(Saved entries)
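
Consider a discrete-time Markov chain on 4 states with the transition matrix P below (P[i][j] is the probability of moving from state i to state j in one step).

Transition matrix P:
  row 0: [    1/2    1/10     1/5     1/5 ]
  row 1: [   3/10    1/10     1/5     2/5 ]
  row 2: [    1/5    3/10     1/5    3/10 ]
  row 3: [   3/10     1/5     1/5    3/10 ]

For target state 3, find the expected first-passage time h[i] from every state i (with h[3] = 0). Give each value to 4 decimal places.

h = [4.0323, 3.2258, 3.4677, 0.0000]

First-step conditioning: h[3] = 0; for i ≠ 3, h[i] = 1 + Σ_k P[i][k]·h[k].
  h[0] = 1 + 1/2·h[0] + 1/10·h[1] + 1/5·h[2]
  h[1] = 1 + 3/10·h[0] + 1/10·h[1] + 1/5·h[2]
  h[2] = 1 + 1/5·h[0] + 3/10·h[1] + 1/5·h[2]
Solving the 3×3 linear system over states ≠ 3 gives exactly h = [125/31, 100/31, 215/62, 0] (h[3] = 0 is the target).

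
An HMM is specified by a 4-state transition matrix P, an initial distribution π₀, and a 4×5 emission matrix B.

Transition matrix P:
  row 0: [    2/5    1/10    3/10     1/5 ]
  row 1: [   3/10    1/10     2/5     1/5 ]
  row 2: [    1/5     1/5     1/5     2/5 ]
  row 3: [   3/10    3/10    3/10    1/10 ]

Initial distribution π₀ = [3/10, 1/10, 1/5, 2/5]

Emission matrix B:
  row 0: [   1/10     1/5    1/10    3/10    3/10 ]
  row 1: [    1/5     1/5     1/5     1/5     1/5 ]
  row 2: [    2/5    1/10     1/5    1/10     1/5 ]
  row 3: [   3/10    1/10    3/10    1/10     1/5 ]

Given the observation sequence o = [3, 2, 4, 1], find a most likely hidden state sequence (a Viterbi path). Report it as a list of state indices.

t=0: δ = [9.000e-02, 2.000e-02, 2.000e-02, 4.000e-02]  (obs o_0=3)
t=1: δ = [3.600e-03, 2.400e-03, 5.400e-03, 5.400e-03]  ψ = [0, 3, 0, 0]  (obs o_1=2)
t=2: δ = [4.860e-04, 3.240e-04, 3.240e-04, 4.320e-04]  ψ = [3, 3, 3, 2]  (obs o_2=4)
t=3: δ = [3.888e-05, 2.592e-05, 1.458e-05, 1.296e-05]  ψ = [0, 3, 0, 2]  (obs o_3=1)
backtrack: best end state = 0; path = [0, 3, 0, 0]

path = [0, 3, 0, 0]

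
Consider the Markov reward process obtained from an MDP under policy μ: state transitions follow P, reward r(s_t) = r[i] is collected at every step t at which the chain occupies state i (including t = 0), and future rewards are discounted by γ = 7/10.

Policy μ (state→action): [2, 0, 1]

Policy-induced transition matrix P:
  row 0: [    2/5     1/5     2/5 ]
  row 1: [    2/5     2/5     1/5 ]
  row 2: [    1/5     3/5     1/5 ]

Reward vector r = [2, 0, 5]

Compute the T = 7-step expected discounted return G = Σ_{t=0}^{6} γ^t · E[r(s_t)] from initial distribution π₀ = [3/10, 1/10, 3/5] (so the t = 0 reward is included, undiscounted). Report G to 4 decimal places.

G = 7.6443

t=0: π = [0.3000, 0.1000, 0.6000], E[r] = 3.6000, γ^t·E[r] = 3.600000, running G = 3.600000
t=1: π = [0.2800, 0.4600, 0.2600], E[r] = 1.8600, γ^t·E[r] = 1.302000, running G = 4.902000
t=2: π = [0.3480, 0.3960, 0.2560], E[r] = 1.9760, γ^t·E[r] = 0.968240, running G = 5.870240
t=3: π = [0.3488, 0.3816, 0.2696], E[r] = 2.0456, γ^t·E[r] = 0.701641, running G = 6.571881
t=4: π = [0.3461, 0.3842, 0.2698], E[r] = 2.0410, γ^t·E[r] = 0.490034, running G = 7.061915
t=5: π = [0.3460, 0.3847, 0.2692], E[r] = 2.0382, γ^t·E[r] = 0.342556, running G = 7.404472
t=6: π = [0.3462, 0.3846, 0.2692], E[r] = 2.0384, γ^t·E[r] = 0.239811, running G = 7.644283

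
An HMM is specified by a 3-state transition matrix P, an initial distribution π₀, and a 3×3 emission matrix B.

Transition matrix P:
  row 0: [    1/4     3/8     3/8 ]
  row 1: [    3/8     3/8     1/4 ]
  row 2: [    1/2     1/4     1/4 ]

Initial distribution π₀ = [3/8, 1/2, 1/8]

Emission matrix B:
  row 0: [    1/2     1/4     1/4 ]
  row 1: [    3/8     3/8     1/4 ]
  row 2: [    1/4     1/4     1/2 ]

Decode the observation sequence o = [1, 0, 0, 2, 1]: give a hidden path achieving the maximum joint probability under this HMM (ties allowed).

path = [1, 1, 0, 2, 0]

t=0: δ = [9.375e-02, 1.875e-01, 3.125e-02]  (obs o_0=1)
t=1: δ = [3.516e-02, 2.637e-02, 1.172e-02]  ψ = [1, 1, 1]  (obs o_1=0)
t=2: δ = [4.944e-03, 4.944e-03, 3.296e-03]  ψ = [1, 0, 0]  (obs o_2=0)
t=3: δ = [4.635e-04, 4.635e-04, 9.270e-04]  ψ = [1, 0, 0]  (obs o_3=2)
t=4: δ = [1.159e-04, 8.690e-05, 5.794e-05]  ψ = [2, 2, 2]  (obs o_4=1)
backtrack: best end state = 0; path = [1, 1, 0, 2, 0]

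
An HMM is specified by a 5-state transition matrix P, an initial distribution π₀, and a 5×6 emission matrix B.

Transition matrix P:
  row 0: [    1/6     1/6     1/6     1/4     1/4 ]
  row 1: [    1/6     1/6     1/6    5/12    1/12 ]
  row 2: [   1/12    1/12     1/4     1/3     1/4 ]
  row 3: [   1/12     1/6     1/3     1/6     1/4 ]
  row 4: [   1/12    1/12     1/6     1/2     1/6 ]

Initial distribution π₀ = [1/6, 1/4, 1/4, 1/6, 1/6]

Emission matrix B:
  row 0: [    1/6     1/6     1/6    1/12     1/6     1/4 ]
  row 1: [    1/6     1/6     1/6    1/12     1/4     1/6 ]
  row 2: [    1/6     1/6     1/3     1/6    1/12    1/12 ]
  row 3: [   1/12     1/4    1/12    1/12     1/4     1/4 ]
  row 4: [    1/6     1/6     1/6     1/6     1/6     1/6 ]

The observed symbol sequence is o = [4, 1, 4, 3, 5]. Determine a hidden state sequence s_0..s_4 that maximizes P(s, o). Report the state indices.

path = [1, 3, 3, 4, 3]

t=0: δ = [2.778e-02, 6.250e-02, 2.083e-02, 4.167e-02, 2.778e-02]  (obs o_0=4)
t=1: δ = [1.736e-03, 1.736e-03, 2.315e-03, 6.510e-03, 1.736e-03]  ψ = [1, 1, 3, 1, 3]  (obs o_1=1)
t=2: δ = [9.042e-05, 2.713e-04, 1.808e-04, 2.713e-04, 2.713e-04]  ψ = [3, 3, 3, 3, 3]  (obs o_2=4)
t=3: δ = [3.768e-06, 3.768e-06, 1.507e-05, 1.130e-05, 1.130e-05]  ψ = [1, 1, 3, 4, 3]  (obs o_3=3)
t=4: δ = [3.140e-07, 3.140e-07, 3.140e-07, 1.413e-06, 6.279e-07]  ψ = [2, 3, 2, 4, 2]  (obs o_4=5)
backtrack: best end state = 3; path = [1, 3, 3, 4, 3]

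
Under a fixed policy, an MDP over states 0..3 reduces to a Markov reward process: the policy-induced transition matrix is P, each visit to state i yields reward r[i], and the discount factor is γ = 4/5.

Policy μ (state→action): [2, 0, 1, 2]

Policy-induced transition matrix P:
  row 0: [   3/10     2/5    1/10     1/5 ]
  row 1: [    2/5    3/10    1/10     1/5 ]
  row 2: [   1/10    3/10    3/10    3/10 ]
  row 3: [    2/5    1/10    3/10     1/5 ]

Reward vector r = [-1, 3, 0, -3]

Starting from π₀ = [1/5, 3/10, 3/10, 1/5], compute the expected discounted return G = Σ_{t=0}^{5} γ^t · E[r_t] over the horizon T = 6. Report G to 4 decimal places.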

→ **About this exercise**: Where does the word "Consider" occur in the records? Return every line that holds it.

→ **Output**:
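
Consider a discrete-time Markov chain on 4 states with the transition matrix P below (P[i][j] is the probability of moving from state i to state j in one step).
Consider the Markov reward process obtained from an MDP under policy μ: state transitions follow P, reward r(s_t) = r[i] is collected at every step t at which the chain occupies state i (including t = 0), and future rewards are discounted by γ = 7/10.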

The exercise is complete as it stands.